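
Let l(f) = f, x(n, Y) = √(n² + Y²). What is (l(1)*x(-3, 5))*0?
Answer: 0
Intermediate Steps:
x(n, Y) = √(Y² + n²)
(l(1)*x(-3, 5))*0 = (1*√(5² + (-3)²))*0 = (1*√(25 + 9))*0 = (1*√34)*0 = √34*0 = 0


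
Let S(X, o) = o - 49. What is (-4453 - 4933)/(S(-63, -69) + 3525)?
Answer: -9386/3407 ≈ -2.7549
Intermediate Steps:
S(X, o) = -49 + o
(-4453 - 4933)/(S(-63, -69) + 3525) = (-4453 - 4933)/((-49 - 69) + 3525) = -9386/(-118 + 3525) = -9386/3407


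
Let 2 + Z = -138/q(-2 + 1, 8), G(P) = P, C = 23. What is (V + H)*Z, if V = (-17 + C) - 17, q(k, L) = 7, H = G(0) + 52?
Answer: -6232/7 ≈ -890.29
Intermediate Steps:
H = 52 (H = 0 + 52 = 52)
Z = -152/7 (Z = -2 - 138/7 = -152/7 ≈ -21.714)
V = -11 (V = (-17 + 23) - 17 = 6 - 17 = -11)
(V + H)*Z = (-11 + 52)*(-152/7) = 41*(-152/7) = -6232/7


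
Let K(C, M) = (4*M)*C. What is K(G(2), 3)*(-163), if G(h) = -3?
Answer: 5868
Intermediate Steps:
K(C, M) = 4*C*M
K(G(2), 3)*(-163) = (4*(-3)*3)*(-163) = -36*(-163) = 5868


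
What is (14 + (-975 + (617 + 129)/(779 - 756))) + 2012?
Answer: 24919/23 ≈ 1083.4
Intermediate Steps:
(14 + (-975 + (617 + 129)/(779 - 756))) + 2012 = (14 + (-975 + 746/23)) + 2012 = (14 - 21679/23) + 2012 = -21357/23 + 2012 = 24919/23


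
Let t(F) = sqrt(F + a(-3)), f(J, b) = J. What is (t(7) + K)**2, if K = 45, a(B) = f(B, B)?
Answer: 2209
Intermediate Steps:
a(B) = B
t(F) = sqrt(-3 + F) (t(F) = sqrt(F - 3) = sqrt(-3 + F))
(t(7) + K)**2 = (sqrt(-3 + 7) + 45)**2 = (sqrt(4) + 45)**2 = (2 + 45)**2 = 47**2 = 2209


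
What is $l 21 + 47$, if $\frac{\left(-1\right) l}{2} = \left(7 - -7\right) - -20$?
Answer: $-1381$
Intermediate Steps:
$l = -68$ ($l = - 2 \left(\left(7 - -7\right) - -20\right) = - 2 \left(\left(7 + 7\right) + 20\right) = - 2 \left(14 + 20\right) = \left(-2\right) 34 = -68$)
$l 21 + 47 = \left(-68\right) 21 + 47 = -1428 + 47 = -1381$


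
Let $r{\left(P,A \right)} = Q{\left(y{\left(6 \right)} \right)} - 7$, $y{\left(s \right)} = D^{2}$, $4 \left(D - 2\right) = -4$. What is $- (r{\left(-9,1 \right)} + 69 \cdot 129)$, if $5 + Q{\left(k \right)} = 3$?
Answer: $-8892$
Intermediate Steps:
$D = 1$ ($D = 2 + \frac{1}{4} \left(-4\right) = 2 - 1 = 1$)
$y{\left(s \right)} = 1$ ($y{\left(s \right)} = 1^{2} = 1$)
$Q{\left(k \right)} = -2$ ($Q{\left(k \right)} = -5 + 3 = -2$)
$r{\left(P,A \right)} = -9$ ($r{\left(P,A \right)} = -2 - 7 = -9$)
$- (r{\left(-9,1 \right)} + 69 \cdot 129) = - (-9 + 69 \cdot 129) = - (-9 + 8901) = \left(-1\right) 8892 = -8892$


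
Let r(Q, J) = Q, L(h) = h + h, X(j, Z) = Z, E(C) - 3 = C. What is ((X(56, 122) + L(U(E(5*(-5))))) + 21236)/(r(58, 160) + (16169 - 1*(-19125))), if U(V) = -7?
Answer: 2668/4419 ≈ 0.60376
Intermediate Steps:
E(C) = 3 + C
L(h) = 2*h
((X(56, 122) + L(U(E(5*(-5))))) + 21236)/(r(58, 160) + (16169 - 1*(-19125))) = ((122 + 2*(-7)) + 21236)/(58 + (16169 - 1*(-19125))) = ((122 - 14) + 21236)/(58 + (16169 + 19125)) = (108 + 21236)/(58 + 35294) = 21344/35352 = 21344*(1/35352) = 2668/4419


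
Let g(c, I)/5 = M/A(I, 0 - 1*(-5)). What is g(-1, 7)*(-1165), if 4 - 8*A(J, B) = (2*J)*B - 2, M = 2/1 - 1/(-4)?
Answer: 52425/32 ≈ 1638.3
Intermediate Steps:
M = 9/4 (M = 2*1 - 1*(-1/4) = 2 + 1/4 = 9/4 ≈ 2.2500)
A(J, B) = 3/4 - B*J/4 (A(J, B) = 1/2 - ((2*J)*B - 2)/8 = 1/2 - (2*B*J - 2)/8 = 1/2 - (-2 + 2*B*J)/8 = 1/2 + (1/4 - B*J/4) = 3/4 - B*J/4)
g(c, I) = 45/(4*(3/4 - 5*I/4)) (g(c, I) = 5*(9/(4*(3/4 - (0 - 1*(-5))*I/4))) = 5*(9/(4*(3/4 - (0 + 5)*I/4))) = 5*(9/(4*(3/4 - 1/4*5*I))) = 5*(9/(4*(3/4 - 5*I/4))) = 45/(4*(3/4 - 5*I/4)))
g(-1, 7)*(-1165) = -45/(-3 + 5*7)*(-1165) = -45/(-3 + 35)*(-1165) = -45/32*(-1165) = 52425/32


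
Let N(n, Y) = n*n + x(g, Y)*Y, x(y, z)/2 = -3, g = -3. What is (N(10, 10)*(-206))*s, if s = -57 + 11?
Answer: 379040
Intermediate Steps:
x(y, z) = -6 (x(y, z) = 2*(-3) = -6)
s = -46
N(n, Y) = n² - 6*Y (N(n, Y) = n*n - 6*Y = n² - 6*Y)
(N(10, 10)*(-206))*s = ((10² - 6*10)*(-206))*(-46) = ((100 - 60)*(-206))*(-46) = (40*(-206))*(-46) = -8240*(-46) = 379040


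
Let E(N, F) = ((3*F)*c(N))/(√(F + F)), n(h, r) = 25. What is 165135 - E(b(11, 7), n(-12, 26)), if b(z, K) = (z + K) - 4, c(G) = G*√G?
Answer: 165135 - 210*√7 ≈ 1.6458e+5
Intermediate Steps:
c(G) = G^(3/2)
b(z, K) = -4 + K + z (b(z, K) = (K + z) - 4 = -4 + K + z)
E(N, F) = 3*√2*√F*N^(3/2)/2 (E(N, F) = ((3*F)*N^(3/2))/(√(F + F)) = (3*F*N^(3/2))/(√(2*F)) = (3*F*N^(3/2))/((√2*√F)) = (3*F*N^(3/2))*(√2/(2*√F)) = 3*√2*√F*N^(3/2)/2)
165135 - E(b(11, 7), n(-12, 26)) = 165135 - 3*√2*√25*(-4 + 7 + 11)^(3/2)/2 = 165135 - 3*√2*5*14^(3/2)/2 = 165135 - 3*√2*5*14*√14/2 = 165135 - 210*√7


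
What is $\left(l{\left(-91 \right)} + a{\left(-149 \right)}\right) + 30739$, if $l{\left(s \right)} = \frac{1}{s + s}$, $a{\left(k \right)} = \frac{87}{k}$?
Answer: $\frac{833564219}{27118} \approx 30738.0$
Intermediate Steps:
$l{\left(s \right)} = \frac{1}{2 s}$
$\left(l{\left(-91 \right)} + a{\left(-149 \right)}\right) + 30739 = \left(\frac{1}{2 \left(-91\right)} + \frac{87}{-149}\right) + 30739 = \left(\frac{1}{2} \left(- \frac{1}{91}\right) + 87 \left(- \frac{1}{149}\right)\right) + 30739 = \left(- \frac{1}{182} - \frac{87}{149}\right) + 30739 = - \frac{15983}{27118} + 30739 = \frac{833564219}{27118}$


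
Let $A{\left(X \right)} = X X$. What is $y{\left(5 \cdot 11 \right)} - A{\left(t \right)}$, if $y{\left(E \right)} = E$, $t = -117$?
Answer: $-13634$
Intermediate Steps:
$A{\left(X \right)} = X^{2}$
$y{\left(5 \cdot 11 \right)} - A{\left(t \right)} = 5 \cdot 11 - \left(-117\right)^{2} = 55 - 13689 = -13634$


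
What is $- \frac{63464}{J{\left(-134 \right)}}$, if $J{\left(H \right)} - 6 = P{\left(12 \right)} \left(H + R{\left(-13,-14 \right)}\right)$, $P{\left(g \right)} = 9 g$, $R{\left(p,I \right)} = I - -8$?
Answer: $\frac{31732}{7557} \approx 4.199$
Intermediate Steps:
$R{\left(p,I \right)} = 8 + I$ ($R{\left(p,I \right)} = I + 8 = 8 + I$)
$J{\left(H \right)} = -642 + 108 H$ ($J{\left(H \right)} = 6 + 9 \cdot 12 \left(H + \left(8 - 14\right)\right) = 6 + 108 \left(H - 6\right) = 6 + 108 \left(-6 + H\right) = 6 + \left(-648 + 108 H\right) = -642 + 108 H$)
$- \frac{63464}{J{\left(-134 \right)}} = - \frac{63464}{-642 + 108 \left(-134\right)} = - \frac{63464}{-642 - 14472} = - \frac{63464}{-15114} = \left(-63464\right) \left(- \frac{1}{15114}\right) = \frac{31732}{7557}$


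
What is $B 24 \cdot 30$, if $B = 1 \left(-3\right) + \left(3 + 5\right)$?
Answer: $3600$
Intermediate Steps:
$B = 5$ ($B = -3 + 8 = 5$)
$B 24 \cdot 30 = 5 \cdot 24 \cdot 30 = 120 \cdot 30 = 3600$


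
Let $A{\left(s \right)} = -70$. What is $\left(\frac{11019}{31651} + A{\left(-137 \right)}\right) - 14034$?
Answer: $- \frac{446394685}{31651} \approx -14104.0$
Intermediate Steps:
$\left(\frac{11019}{31651} + A{\left(-137 \right)}\right) - 14034 = \left(\frac{11019}{31651} - 70\right) - 14034 = - \frac{2204551}{31651} - 14034 = - \frac{446394685}{31651}$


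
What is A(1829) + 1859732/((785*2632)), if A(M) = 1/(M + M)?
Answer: 60758623/67480955 ≈ 0.90038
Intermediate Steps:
A(M) = 1/(2*M)
A(1829) + 1859732/((785*2632)) = (½)/1829 + 1859732/((785*2632)) = (½)*(1/1829) + 1859732/2066120 = 1/3658 + 1859732*(1/2066120) = 1/3658 + 66419/73790 = 60758623/67480955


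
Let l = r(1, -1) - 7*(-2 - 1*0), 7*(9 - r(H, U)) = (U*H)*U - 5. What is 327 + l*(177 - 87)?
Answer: 17139/7 ≈ 2448.4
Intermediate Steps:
r(H, U) = 68/7 - H*U²/7 (r(H, U) = 9 - ((U*H)*U - 5)/7 = 9 - ((H*U)*U - 5)/7 = 9 - (H*U² - 5)/7 = 9 - (-5 + H*U²)/7 = 9 + (5/7 - H*U²/7) = 68/7 - H*U²/7)
l = 165/7 (l = (68/7 - ⅐*1*(-1)²) - 7*(-2 - 1*0) = (68/7 - ⅐*1*1) - 7*(-2 + 0) = (68/7 - ⅐) - 7*(-2) = 67/7 + 14 = 165/7 ≈ 23.571)
327 + l*(177 - 87) = 327 + 165*(177 - 87)/7 = 327 + (165/7)*90 = 327 + 14850/7 = 17139/7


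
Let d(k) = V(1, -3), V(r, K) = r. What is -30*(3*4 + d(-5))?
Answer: -390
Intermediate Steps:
d(k) = 1
-30*(3*4 + d(-5)) = -30*(3*4 + 1) = -30*(12 + 1) = -30*13 = -390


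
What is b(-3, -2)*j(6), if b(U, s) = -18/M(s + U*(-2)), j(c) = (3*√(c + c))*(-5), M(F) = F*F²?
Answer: 135*√3/16 ≈ 14.614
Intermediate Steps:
M(F) = F³
j(c) = -15*√2*√c (j(c) = (3*√(2*c))*(-5) = (3*(√2*√c))*(-5) = (3*√2*√c)*(-5) = -15*√2*√c)
b(U, s) = -18/(s - 2*U)³ (b(U, s) = -18/(s + U*(-2))³ = -18/(s - 2*U)³)
b(-3, -2)*j(6) = (18/(-1*(-2) + 2*(-3))³)*(-15*√2*√6) = (18/(2 - 6)³)*(-30*√3) = (18/(-4)³)*(-30*√3) = (18*(-1/64))*(-30*√3) = -(-135)*√3/16 = 135*√3/16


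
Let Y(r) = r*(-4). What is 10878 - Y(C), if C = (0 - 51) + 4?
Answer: 10690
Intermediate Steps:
C = -47 (C = -51 + 4 = -47)
Y(r) = -4*r
10878 - Y(C) = 10878 - (-4)*(-47) = 10878 - 1*188 = 10878 - 188 = 10690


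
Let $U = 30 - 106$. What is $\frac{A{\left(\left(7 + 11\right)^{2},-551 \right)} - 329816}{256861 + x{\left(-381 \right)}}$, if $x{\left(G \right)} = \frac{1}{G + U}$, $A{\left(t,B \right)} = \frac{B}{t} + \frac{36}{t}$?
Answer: $- \frac{48835430843}{38032894224} \approx -1.284$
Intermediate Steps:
$A{\left(t,B \right)} = \frac{36}{t} + \frac{B}{t}$
$U = -76$
$x{\left(G \right)} = \frac{1}{-76 + G}$ ($x{\left(G \right)} = \frac{1}{G - 76} = \frac{1}{-76 + G}$)
$\frac{A{\left(\left(7 + 11\right)^{2},-551 \right)} - 329816}{256861 + x{\left(-381 \right)}} = \frac{\frac{36 - 551}{\left(7 + 11\right)^{2}} - 329816}{256861 + \frac{1}{-76 - 381}} = \frac{\frac{1}{18^{2}} \left(-515\right) - 329816}{256861 + \frac{1}{-457}} = \frac{\frac{1}{324} \left(-515\right) - 329816}{256861 - \frac{1}{457}} = \frac{\frac{1}{324} \left(-515\right) - 329816}{\frac{117385476}{457}} = \left(- \frac{515}{324} - 329816\right) \frac{457}{117385476} = \left(- \frac{106860899}{324}\right) \frac{457}{117385476} = - \frac{48835430843}{38032894224}$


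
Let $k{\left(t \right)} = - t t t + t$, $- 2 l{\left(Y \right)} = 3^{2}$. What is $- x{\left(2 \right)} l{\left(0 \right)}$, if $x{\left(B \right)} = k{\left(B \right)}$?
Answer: $-27$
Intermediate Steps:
$l{\left(Y \right)} = - \frac{9}{2}$ ($l{\left(Y \right)} = - \frac{3^{2}}{2} = \left(- \frac{1}{2}\right) 9 = - \frac{9}{2}$)
$k{\left(t \right)} = t - t^{3}$ ($k{\left(t \right)} = - t^{2} t + t = - t^{3} + t = t - t^{3}$)
$x{\left(B \right)} = B - B^{3}$
$- x{\left(2 \right)} l{\left(0 \right)} = - (2 - 2^{3}) \left(- \frac{9}{2}\right) = - (2 - 8) \left(- \frac{9}{2}\right) = \left(-1\right) \left(-6\right) \left(- \frac{9}{2}\right) = 6 \left(- \frac{9}{2}\right) = -27$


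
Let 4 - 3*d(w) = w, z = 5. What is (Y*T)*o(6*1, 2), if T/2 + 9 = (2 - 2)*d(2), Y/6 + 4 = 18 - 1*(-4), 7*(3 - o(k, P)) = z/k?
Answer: -39204/7 ≈ -5600.6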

══════════════════════════════

-- TASK TO CARRY OUT --
Return exactly the lines above from the line that has "Let 2 + Z = -138/q(-2" through the line that has "Answer: $-8892$", inclusive, and nothing else.

-- WRITTEN SOLUTION --
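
Let 2 + Z = -138/q(-2 + 1, 8), G(P) = P, C = 23. What is (V + H)*Z, if V = (-17 + C) - 17, q(k, L) = 7, H = G(0) + 52?
Answer: -6232/7 ≈ -890.29
Intermediate Steps:
H = 52 (H = 0 + 52 = 52)
Z = -152/7 (Z = -2 - 138/7 = -152/7 ≈ -21.714)
V = -11 (V = (-17 + 23) - 17 = 6 - 17 = -11)
(V + H)*Z = (-11 + 52)*(-152/7) = 41*(-152/7) = -6232/7


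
Let K(C, M) = (4*M)*C. What is K(G(2), 3)*(-163), if G(h) = -3?
Answer: 5868
Intermediate Steps:
K(C, M) = 4*C*M
K(G(2), 3)*(-163) = (4*(-3)*3)*(-163) = -36*(-163) = 5868


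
What is (14 + (-975 + (617 + 129)/(779 - 756))) + 2012?
Answer: 24919/23 ≈ 1083.4
Intermediate Steps:
(14 + (-975 + (617 + 129)/(779 - 756))) + 2012 = (14 + (-975 + 746/23)) + 2012 = (14 - 21679/23) + 2012 = -21357/23 + 2012 = 24919/23


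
Let t(F) = sqrt(F + a(-3)), f(J, b) = J. What is (t(7) + K)**2, if K = 45, a(B) = f(B, B)?
Answer: 2209
Intermediate Steps:
a(B) = B
t(F) = sqrt(-3 + F) (t(F) = sqrt(F - 3) = sqrt(-3 + F))
(t(7) + K)**2 = (sqrt(-3 + 7) + 45)**2 = (sqrt(4) + 45)**2 = (2 + 45)**2 = 47**2 = 2209


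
What is $l 21 + 47$, if $\frac{\left(-1\right) l}{2} = \left(7 - -7\right) - -20$?
Answer: $-1381$
Intermediate Steps:
$l = -68$ ($l = - 2 \left(\left(7 - -7\right) - -20\right) = - 2 \left(\left(7 + 7\right) + 20\right) = - 2 \left(14 + 20\right) = \left(-2\right) 34 = -68$)
$l 21 + 47 = \left(-68\right) 21 + 47 = -1428 + 47 = -1381$


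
Let $r{\left(P,A \right)} = Q{\left(y{\left(6 \right)} \right)} - 7$, $y{\left(s \right)} = D^{2}$, $4 \left(D - 2\right) = -4$. What is $- (r{\left(-9,1 \right)} + 69 \cdot 129)$, if $5 + Q{\left(k \right)} = 3$?
Answer: $-8892$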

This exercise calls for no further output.